EXERCISE DESCRIPTION -> Write out, word for word, every line from the one containing "A doubly-ionised Fe-56" through the final line of the records.

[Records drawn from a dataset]
------------------------------------------------------------------------

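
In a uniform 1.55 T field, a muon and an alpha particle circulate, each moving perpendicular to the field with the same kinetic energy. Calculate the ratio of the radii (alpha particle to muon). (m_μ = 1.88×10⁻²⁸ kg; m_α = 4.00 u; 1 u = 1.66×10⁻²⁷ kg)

r = √(2mK)/(qB) ⇒ at equal K, r ∝ √m/q.
r_{alpha particle}/r_{muon} = 2.97.

ratio ≈ 2.97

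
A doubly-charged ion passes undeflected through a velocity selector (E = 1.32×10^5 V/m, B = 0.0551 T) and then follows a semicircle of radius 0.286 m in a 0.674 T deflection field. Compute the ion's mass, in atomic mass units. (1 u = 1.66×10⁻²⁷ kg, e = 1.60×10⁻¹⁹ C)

m ≈ 15.5 u

v = E/B₁ = 2.40×10^6 m/s.
From r = mv/(qB₂), m = qB₂r/v = (2×1.60×10^-19)(0.674)(0.286) / (2.40×10^6) = 2.57×10^-26 kg.
In atomic mass units: m = 2.57×10^-26 / 1.66×10^-27 = 15.5 u.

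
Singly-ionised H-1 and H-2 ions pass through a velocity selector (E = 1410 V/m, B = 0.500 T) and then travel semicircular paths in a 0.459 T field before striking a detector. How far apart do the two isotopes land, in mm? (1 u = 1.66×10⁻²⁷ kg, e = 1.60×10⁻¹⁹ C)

Δd ≈ 0.127 mm

Both emerge at v = E/B₁ = 2820 m/s.
r = mv/(qB₂), so r₁ = 6.374×10^-5 m and r₂ = 1.275×10^-4 m, giving Δr = 6.37×10^-5 m.
After a semicircle each ion lands a diameter 2r from the entry slit, so the separation is 2Δr = 1.27×10^-4 m.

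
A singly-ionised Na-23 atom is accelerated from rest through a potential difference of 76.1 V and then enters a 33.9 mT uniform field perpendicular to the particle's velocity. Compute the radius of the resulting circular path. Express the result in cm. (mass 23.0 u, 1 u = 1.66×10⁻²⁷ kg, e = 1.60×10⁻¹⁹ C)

The kinetic energy gained is K = qV = (1×1.60×10^-19)(76.1) = 1.22×10^-17 J.
v = √(2K/m) = 2.53×10^4 m/s.
r = mv/(qB) = (3.82×10^-26)(2.53×10^4) / [(1×1.60×10^-19)(0.0339)] = 0.178 m.

r ≈ 17.8 cm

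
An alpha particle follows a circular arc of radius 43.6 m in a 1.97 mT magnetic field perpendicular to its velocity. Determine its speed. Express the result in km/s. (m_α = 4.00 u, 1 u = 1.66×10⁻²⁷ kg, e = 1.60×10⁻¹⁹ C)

v ≈ 4140 km/s

From qvB = mv²/r, v = qBr/m.
v = (2×1.60×10^-19)(1.97×10^-3)(43.6) / (6.64×10^-27) = 4.14×10^6 m/s.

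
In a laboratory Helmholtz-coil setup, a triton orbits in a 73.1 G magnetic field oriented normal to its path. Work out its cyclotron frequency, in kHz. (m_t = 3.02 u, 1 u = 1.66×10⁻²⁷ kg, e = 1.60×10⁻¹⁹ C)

f ≈ 37.1 kHz

f = qB/(2πm) = (1×1.60×10^-19)(7.31×10^-3) / [2π(5.01×10^-27)] = 3.71×10^4 Hz.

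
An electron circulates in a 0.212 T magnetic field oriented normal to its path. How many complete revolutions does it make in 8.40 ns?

N = 49

T = 2πm/(qB) = 2π(9.11×10^-31) / [(1×1.60×10^-19)(0.212)] = 1.6875×10^-10 s.
N = t/T = 8.40×10^-9 / 1.6875×10^-10 ≈ 49.78, so 49 complete revolutions.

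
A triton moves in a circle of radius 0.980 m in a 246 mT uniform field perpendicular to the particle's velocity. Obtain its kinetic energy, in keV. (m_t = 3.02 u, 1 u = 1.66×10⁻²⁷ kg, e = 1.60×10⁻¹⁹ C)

v = qBr/m = (1×1.60×10^-19)(0.246)(0.980) / (5.01×10^-27) = 7.69×10^6 m/s.
K = ½mv² = 0.5·(5.01×10^-27)·(7.69×10^6)² = 1.48×10^-13 J = 927 keV.

K ≈ 927 keV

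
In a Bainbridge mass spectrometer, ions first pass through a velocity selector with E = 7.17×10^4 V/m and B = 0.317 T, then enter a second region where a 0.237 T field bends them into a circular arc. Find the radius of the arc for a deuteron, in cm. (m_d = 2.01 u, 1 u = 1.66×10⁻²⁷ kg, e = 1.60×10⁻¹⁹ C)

The selector passes v = E/B = 7.17×10^4/0.317 = 2.26×10^5 m/s.
In the deflection region, r = mv/(qB₂) = (3.34×10^-27)(2.26×10^5) / [(1×1.60×10^-19)(0.237)] = 0.0199 m.

r ≈ 1.99 cm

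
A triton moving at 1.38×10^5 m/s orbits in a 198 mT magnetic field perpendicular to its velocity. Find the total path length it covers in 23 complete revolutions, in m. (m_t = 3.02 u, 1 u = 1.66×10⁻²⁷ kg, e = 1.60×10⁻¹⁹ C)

L ≈ 3.16 m

r = mv/(qB) = 0.0218 m, so one revolution covers 2πr = 0.137 m.
In 23 revolutions: L = 23·2πr = 3.16 m.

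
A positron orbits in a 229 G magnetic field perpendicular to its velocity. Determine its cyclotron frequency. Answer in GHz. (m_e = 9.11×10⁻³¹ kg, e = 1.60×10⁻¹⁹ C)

f = qB/(2πm) = (1×1.60×10^-19)(0.0229) / [2π(9.11×10^-31)] = 6.40×10^8 Hz.

f ≈ 0.640 GHz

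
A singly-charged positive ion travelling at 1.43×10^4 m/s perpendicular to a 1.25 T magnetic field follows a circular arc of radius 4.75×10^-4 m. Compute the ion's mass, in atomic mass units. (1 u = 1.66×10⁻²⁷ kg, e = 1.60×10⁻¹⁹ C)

m ≈ 4.00 u

qvB = mv²/r ⇒ m = qBr/v.
m = (1×1.60×10^-19)(1.25)(4.75×10^-4) / (1.43×10^4) = 6.64×10^-27 kg = 4.00 u.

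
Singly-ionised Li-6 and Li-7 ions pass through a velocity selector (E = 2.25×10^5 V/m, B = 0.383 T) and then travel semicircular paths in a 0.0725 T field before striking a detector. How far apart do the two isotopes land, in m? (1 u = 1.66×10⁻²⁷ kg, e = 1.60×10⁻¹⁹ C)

Δd ≈ 0.168 m

Both emerge at v = E/B₁ = 5.87×10^5 m/s.
r = mv/(qB₂), so r₁ = 0.5044 m and r₂ = 0.5885 m, giving Δr = 0.0841 m.
After a semicircle each ion lands a diameter 2r from the entry slit, so the separation is 2Δr = 0.168 m.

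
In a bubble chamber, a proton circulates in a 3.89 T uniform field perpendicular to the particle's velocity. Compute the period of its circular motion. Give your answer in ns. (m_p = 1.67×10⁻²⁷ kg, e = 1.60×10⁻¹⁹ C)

T ≈ 16.9 ns

The cyclotron period is independent of speed: T = 2πm/(qB).
T = 2π(1.67×10^-27) / [(1×1.60×10^-19)(3.89)] = 1.69×10^-8 s.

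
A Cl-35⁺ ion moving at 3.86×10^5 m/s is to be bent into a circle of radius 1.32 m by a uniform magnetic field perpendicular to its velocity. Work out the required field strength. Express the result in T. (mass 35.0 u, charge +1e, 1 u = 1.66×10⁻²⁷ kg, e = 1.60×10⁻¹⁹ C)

B ≈ 0.106 T

qvB = mv²/r gives B = mv/(qr).
B = (5.81×10^-26)(3.86×10^5) / [(1×1.60×10^-19)(1.32)] = 0.106 T.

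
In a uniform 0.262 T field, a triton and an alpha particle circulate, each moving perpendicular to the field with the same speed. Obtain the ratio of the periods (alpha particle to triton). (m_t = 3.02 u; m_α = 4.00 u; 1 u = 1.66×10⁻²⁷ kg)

ratio ≈ 0.662

T = 2πm/(qB) is independent of speed, so T₂/T₁ = (m₂/q₂)/(m₁/q₁).
T_{alpha particle}/T_{triton} = (6.64×10^-27/2e) / (5.01×10^-27/1e) = 0.662.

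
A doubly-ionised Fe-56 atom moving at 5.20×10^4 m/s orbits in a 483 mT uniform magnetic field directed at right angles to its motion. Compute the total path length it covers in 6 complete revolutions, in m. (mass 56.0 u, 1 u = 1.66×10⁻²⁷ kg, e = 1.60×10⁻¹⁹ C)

L ≈ 1.18 m

r = mv/(qB) = 0.0313 m, so one revolution covers 2πr = 0.197 m.
In 6 revolutions: L = 6·2πr = 1.18 m.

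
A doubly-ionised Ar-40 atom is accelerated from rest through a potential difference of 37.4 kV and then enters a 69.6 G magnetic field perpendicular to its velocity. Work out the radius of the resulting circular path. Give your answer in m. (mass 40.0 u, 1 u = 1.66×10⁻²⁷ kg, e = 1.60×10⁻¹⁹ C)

The kinetic energy gained is K = qV = (2×1.60×10^-19)(3.74×10^4) = 1.20×10^-14 J.
v = √(2K/m) = 6.00×10^5 m/s.
r = mv/(qB) = (6.64×10^-26)(6.00×10^5) / [(2×1.60×10^-19)(6.96×10^-3)] = 17.9 m.

r ≈ 17.9 m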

------------------------------------------------------------------------

RESPONSE BOX ->
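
A doubly-ionised Fe-56 atom moving at 5.20×10^4 m/s orbits in a 483 mT uniform magnetic field directed at right angles to its motion. Compute the total path length it covers in 6 complete revolutions, in m. (mass 56.0 u, 1 u = 1.66×10⁻²⁷ kg, e = 1.60×10⁻¹⁹ C)

L ≈ 1.18 m

r = mv/(qB) = 0.0313 m, so one revolution covers 2πr = 0.197 m.
In 6 revolutions: L = 6·2πr = 1.18 m.

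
A doubly-ionised Ar-40 atom is accelerated from rest through a potential difference of 37.4 kV and then enters a 69.6 G magnetic field perpendicular to its velocity. Work out the radius of the resulting circular path. Give your answer in m. (mass 40.0 u, 1 u = 1.66×10⁻²⁷ kg, e = 1.60×10⁻¹⁹ C)

The kinetic energy gained is K = qV = (2×1.60×10^-19)(3.74×10^4) = 1.20×10^-14 J.
v = √(2K/m) = 6.00×10^5 m/s.
r = mv/(qB) = (6.64×10^-26)(6.00×10^5) / [(2×1.60×10^-19)(6.96×10^-3)] = 17.9 m.

r ≈ 17.9 m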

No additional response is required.